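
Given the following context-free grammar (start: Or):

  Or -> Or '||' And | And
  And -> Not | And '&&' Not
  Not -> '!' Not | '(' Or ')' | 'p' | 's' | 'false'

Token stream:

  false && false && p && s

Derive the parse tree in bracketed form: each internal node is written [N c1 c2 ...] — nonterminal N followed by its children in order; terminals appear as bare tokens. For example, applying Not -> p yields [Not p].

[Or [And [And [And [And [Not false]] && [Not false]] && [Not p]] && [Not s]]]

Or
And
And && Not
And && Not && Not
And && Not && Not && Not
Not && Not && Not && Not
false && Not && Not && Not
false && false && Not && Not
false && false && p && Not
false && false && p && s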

----------------

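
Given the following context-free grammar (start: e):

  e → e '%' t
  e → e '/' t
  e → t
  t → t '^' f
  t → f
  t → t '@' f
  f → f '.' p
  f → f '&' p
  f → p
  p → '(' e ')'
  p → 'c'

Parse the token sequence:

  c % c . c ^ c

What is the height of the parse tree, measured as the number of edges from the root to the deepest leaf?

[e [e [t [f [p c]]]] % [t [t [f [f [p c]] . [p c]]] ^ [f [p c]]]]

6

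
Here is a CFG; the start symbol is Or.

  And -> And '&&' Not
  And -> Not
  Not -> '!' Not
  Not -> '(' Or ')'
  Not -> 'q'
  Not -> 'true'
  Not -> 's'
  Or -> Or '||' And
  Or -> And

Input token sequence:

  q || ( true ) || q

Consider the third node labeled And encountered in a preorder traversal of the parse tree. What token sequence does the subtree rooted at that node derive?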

----------------

The expected answer is each line of the records above that includes the string "start".

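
Given the following context-free grammar (start: Or):
Given the following context-free grammar (start: e):
Here is a CFG; the start symbol is Or.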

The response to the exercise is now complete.